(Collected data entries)
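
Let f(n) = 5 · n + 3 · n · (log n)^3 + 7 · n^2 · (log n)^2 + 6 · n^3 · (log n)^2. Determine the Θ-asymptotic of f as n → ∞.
f(n) ∈ Θ(n^3 · (log n)^2)

Compare the terms by growth order. For large n, n^a · (log n)^b dominates n^a' · (log n)^b' iff a > a', or (a = a' and b > b'). Ranking the 4 terms shows the dominant one is 6 · n^3 · (log n)^2. Hence f(n) ∈ Θ(n^3 · (log n)^2).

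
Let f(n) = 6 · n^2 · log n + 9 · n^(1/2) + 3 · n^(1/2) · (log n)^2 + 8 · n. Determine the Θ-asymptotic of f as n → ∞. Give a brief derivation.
f(n) ∈ Θ(n^2 · log n)

Compare the terms by growth order. For large n, n^a · (log n)^b dominates n^a' · (log n)^b' iff a > a', or (a = a' and b > b'). Ranking the 4 terms shows the dominant one is 6 · n^2 · log n. Hence f(n) ∈ Θ(n^2 · log n).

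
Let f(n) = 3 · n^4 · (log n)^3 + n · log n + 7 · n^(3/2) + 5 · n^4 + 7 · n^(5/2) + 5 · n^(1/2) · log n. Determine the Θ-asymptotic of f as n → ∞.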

What you have to do: A word-for-word copy of the data above is the goal, so set it all down again.

Task output:
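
Let f(n) = 5 · n + 3 · n · (log n)^3 + 7 · n^2 · (log n)^2 + 6 · n^3 · (log n)^2. Determine the Θ-asymptotic of f as n → ∞.
f(n) ∈ Θ(n^3 · (log n)^2)

Compare the terms by growth order. For large n, n^a · (log n)^b dominates n^a' · (log n)^b' iff a > a', or (a = a' and b > b'). Ranking the 4 terms shows the dominant one is 6 · n^3 · (log n)^2. Hence f(n) ∈ Θ(n^3 · (log n)^2).

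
Let f(n) = 6 · n^2 · log n + 9 · n^(1/2) + 3 · n^(1/2) · (log n)^2 + 8 · n. Determine the Θ-asymptotic of f as n → ∞. Give a brief derivation.
f(n) ∈ Θ(n^2 · log n)

Compare the terms by growth order. For large n, n^a · (log n)^b dominates n^a' · (log n)^b' iff a > a', or (a = a' and b > b'). Ranking the 4 terms shows the dominant one is 6 · n^2 · log n. Hence f(n) ∈ Θ(n^2 · log n).

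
Let f(n) = 3 · n^4 · (log n)^3 + n · log n + 7 · n^(3/2) + 5 · n^4 + 7 · n^(5/2) + 5 · n^(1/2) · log n. Determine the Θ-asymptotic of f as n → ∞.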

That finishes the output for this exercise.